Please write back every entry exactly, character for character.

Data for this exercise ->
= Beginning of Section =

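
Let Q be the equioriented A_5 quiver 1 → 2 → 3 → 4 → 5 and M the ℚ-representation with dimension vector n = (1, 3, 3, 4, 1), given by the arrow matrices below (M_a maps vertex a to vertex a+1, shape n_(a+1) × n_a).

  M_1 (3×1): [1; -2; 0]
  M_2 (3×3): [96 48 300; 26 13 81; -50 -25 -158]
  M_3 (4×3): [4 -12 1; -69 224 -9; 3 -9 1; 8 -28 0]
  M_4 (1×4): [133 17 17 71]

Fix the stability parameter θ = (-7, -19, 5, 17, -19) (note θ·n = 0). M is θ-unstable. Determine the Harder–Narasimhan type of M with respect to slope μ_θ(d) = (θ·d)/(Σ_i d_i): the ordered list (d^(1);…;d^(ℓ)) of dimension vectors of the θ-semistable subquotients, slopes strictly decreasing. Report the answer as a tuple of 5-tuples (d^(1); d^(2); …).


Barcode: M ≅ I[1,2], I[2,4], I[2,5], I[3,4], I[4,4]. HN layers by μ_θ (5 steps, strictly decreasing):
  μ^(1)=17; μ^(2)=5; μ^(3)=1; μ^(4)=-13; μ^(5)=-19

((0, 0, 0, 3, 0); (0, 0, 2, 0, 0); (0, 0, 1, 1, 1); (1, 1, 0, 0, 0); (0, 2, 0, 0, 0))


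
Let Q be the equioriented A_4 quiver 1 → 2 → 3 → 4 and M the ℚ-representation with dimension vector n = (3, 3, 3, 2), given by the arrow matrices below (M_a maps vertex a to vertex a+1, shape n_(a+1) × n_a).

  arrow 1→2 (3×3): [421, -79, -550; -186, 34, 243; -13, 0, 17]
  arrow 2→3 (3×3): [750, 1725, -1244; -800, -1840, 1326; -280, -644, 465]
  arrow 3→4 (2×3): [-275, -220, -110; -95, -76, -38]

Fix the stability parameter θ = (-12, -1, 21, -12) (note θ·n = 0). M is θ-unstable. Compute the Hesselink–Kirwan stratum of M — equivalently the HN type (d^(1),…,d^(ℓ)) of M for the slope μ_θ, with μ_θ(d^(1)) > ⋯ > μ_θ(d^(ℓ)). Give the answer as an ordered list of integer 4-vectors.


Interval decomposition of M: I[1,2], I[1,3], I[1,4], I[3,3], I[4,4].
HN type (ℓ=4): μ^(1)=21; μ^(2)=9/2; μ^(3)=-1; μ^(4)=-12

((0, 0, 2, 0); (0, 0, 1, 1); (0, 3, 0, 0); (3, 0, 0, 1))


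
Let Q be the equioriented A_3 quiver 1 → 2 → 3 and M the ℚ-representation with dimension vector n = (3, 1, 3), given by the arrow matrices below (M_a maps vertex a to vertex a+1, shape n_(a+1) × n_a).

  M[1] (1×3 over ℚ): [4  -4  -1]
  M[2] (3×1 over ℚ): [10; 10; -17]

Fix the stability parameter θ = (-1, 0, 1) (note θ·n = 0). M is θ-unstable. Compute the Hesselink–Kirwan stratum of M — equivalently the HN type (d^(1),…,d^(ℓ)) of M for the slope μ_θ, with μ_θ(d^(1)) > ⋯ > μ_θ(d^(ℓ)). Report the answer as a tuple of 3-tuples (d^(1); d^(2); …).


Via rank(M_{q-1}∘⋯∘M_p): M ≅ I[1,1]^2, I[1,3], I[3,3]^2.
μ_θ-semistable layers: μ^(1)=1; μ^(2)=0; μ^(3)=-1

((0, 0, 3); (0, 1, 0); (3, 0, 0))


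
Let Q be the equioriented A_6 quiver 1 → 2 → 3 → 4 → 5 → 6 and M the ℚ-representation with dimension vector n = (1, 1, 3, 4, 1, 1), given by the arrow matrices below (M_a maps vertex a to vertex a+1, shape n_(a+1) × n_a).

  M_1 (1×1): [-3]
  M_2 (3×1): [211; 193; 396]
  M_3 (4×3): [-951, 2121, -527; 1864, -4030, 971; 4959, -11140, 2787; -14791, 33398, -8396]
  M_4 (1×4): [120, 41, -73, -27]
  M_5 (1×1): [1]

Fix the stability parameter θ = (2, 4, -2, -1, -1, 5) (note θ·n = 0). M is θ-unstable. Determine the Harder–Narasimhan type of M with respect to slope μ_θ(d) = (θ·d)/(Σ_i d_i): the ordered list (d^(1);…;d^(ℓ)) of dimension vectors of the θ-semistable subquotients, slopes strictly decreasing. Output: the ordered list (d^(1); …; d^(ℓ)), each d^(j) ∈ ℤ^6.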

= End of Section =

Response area ->
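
Let Q be the equioriented A_5 quiver 1 → 2 → 3 → 4 → 5 and M the ℚ-representation with dimension vector n = (1, 3, 3, 4, 1), given by the arrow matrices below (M_a maps vertex a to vertex a+1, shape n_(a+1) × n_a).

  M_1 (3×1): [1; -2; 0]
  M_2 (3×3): [96 48 300; 26 13 81; -50 -25 -158]
  M_3 (4×3): [4 -12 1; -69 224 -9; 3 -9 1; 8 -28 0]
  M_4 (1×4): [133 17 17 71]

Fix the stability parameter θ = (-7, -19, 5, 17, -19) (note θ·n = 0). M is θ-unstable. Determine the Harder–Narasimhan type of M with respect to slope μ_θ(d) = (θ·d)/(Σ_i d_i): the ordered list (d^(1);…;d^(ℓ)) of dimension vectors of the θ-semistable subquotients, slopes strictly decreasing. Report the answer as a tuple of 5-tuples (d^(1); d^(2); …).


Barcode: M ≅ I[1,2], I[2,4], I[2,5], I[3,4], I[4,4]. HN layers by μ_θ (5 steps, strictly decreasing):
  μ^(1)=17; μ^(2)=5; μ^(3)=1; μ^(4)=-13; μ^(5)=-19

((0, 0, 0, 3, 0); (0, 0, 2, 0, 0); (0, 0, 1, 1, 1); (1, 1, 0, 0, 0); (0, 2, 0, 0, 0))


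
Let Q be the equioriented A_4 quiver 1 → 2 → 3 → 4 and M the ℚ-representation with dimension vector n = (3, 3, 3, 2), given by the arrow matrices below (M_a maps vertex a to vertex a+1, shape n_(a+1) × n_a).

  arrow 1→2 (3×3): [421, -79, -550; -186, 34, 243; -13, 0, 17]
  arrow 2→3 (3×3): [750, 1725, -1244; -800, -1840, 1326; -280, -644, 465]
  arrow 3→4 (2×3): [-275, -220, -110; -95, -76, -38]

Fix the stability parameter θ = (-12, -1, 21, -12) (note θ·n = 0). M is θ-unstable. Compute the Hesselink–Kirwan stratum of M — equivalently the HN type (d^(1),…,d^(ℓ)) of M for the slope μ_θ, with μ_θ(d^(1)) > ⋯ > μ_θ(d^(ℓ)). Give the answer as an ordered list of integer 4-vectors.


Interval decomposition of M: I[1,2], I[1,3], I[1,4], I[3,3], I[4,4].
HN type (ℓ=4): μ^(1)=21; μ^(2)=9/2; μ^(3)=-1; μ^(4)=-12

((0, 0, 2, 0); (0, 0, 1, 1); (0, 3, 0, 0); (3, 0, 0, 1))


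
Let Q be the equioriented A_3 quiver 1 → 2 → 3 and M the ℚ-representation with dimension vector n = (3, 1, 3), given by the arrow matrices below (M_a maps vertex a to vertex a+1, shape n_(a+1) × n_a).

  M[1] (1×3 over ℚ): [4  -4  -1]
  M[2] (3×1 over ℚ): [10; 10; -17]

Fix the stability parameter θ = (-1, 0, 1) (note θ·n = 0). M is θ-unstable. Compute the Hesselink–Kirwan stratum of M — equivalently the HN type (d^(1),…,d^(ℓ)) of M for the slope μ_θ, with μ_θ(d^(1)) > ⋯ > μ_θ(d^(ℓ)). Report the answer as a tuple of 3-tuples (d^(1); d^(2); …).


Via rank(M_{q-1}∘⋯∘M_p): M ≅ I[1,1]^2, I[1,3], I[3,3]^2.
μ_θ-semistable layers: μ^(1)=1; μ^(2)=0; μ^(3)=-1

((0, 0, 3); (0, 1, 0); (3, 0, 0))


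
Let Q be the equioriented A_6 quiver 1 → 2 → 3 → 4 → 5 → 6 and M the ℚ-representation with dimension vector n = (1, 1, 3, 4, 1, 1), given by the arrow matrices below (M_a maps vertex a to vertex a+1, shape n_(a+1) × n_a).

  M_1 (1×1): [-3]
  M_2 (3×1): [211; 193; 396]
  M_3 (4×3): [-951, 2121, -527; 1864, -4030, 971; 4959, -11140, 2787; -14791, 33398, -8396]
  M_4 (1×4): [120, 41, -73, -27]
  M_5 (1×1): [1]

Fix the stability parameter θ = (2, 4, -2, -1, -1, 5) (note θ·n = 0). M is θ-unstable. Determine the Harder–Narasimhan type of M with respect to slope μ_θ(d) = (θ·d)/(Σ_i d_i): the ordered list (d^(1);…;d^(ℓ)) of dimension vectors of the θ-semistable subquotients, slopes strictly decreasing. Output: the ordered list (d^(1); …; d^(ℓ)), each d^(j) ∈ ℤ^6.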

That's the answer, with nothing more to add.